START Given data
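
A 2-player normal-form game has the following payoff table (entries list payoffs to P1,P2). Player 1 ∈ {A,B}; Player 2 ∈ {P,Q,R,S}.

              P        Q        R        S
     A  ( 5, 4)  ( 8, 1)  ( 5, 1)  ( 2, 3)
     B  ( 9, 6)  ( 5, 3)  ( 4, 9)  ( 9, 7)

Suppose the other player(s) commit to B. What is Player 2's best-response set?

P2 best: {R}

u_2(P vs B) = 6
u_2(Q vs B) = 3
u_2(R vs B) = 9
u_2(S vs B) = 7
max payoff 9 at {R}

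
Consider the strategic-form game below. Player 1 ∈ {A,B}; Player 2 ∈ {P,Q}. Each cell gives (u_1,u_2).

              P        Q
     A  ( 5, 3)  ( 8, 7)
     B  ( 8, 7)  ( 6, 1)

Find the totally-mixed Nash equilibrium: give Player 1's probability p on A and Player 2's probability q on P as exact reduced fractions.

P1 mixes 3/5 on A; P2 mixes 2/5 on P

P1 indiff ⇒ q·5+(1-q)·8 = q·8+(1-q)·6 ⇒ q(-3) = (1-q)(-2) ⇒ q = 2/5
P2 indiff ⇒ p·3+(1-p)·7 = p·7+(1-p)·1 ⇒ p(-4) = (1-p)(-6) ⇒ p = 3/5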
END Given data
START Given data
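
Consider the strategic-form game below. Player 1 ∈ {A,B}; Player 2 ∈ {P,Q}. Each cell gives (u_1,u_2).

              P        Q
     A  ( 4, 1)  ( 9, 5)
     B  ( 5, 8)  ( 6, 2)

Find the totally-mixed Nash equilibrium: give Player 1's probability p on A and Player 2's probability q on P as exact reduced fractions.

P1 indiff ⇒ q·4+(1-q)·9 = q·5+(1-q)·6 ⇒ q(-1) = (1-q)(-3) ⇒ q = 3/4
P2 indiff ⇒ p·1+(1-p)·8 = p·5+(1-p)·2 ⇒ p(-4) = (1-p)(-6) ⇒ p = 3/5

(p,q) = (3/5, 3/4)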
END Given data
START Given data
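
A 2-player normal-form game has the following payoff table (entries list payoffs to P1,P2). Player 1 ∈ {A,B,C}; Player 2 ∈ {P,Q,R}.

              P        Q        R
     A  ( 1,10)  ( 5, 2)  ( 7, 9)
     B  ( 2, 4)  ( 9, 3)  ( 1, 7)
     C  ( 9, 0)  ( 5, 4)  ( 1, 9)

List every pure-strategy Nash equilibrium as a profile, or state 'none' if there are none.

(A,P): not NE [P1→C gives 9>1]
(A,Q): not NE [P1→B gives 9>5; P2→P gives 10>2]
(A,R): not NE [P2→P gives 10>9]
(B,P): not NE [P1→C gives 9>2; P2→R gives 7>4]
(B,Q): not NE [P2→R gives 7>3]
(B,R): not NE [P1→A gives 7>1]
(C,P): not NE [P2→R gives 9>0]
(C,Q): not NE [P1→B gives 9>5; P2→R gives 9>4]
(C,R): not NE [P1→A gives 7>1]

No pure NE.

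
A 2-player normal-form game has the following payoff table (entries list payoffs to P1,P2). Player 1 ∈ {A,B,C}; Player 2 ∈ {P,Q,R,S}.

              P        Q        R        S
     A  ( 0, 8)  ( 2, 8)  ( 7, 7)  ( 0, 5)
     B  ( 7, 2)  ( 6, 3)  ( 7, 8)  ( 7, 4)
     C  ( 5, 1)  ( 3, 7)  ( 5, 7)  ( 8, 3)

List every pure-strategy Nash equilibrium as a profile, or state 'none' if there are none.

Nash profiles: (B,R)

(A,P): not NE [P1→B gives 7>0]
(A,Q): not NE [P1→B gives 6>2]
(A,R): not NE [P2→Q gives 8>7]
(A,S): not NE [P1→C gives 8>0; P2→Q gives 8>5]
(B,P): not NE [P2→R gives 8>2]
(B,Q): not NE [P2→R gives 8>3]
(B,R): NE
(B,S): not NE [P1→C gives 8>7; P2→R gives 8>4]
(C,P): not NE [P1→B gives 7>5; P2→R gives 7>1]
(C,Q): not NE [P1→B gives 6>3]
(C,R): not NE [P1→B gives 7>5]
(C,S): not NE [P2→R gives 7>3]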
END Given data
◆ **What to do**:
Please say how many lines in the records above contain the string "form", giving no other words.

◆ **Output for this exercise**:
5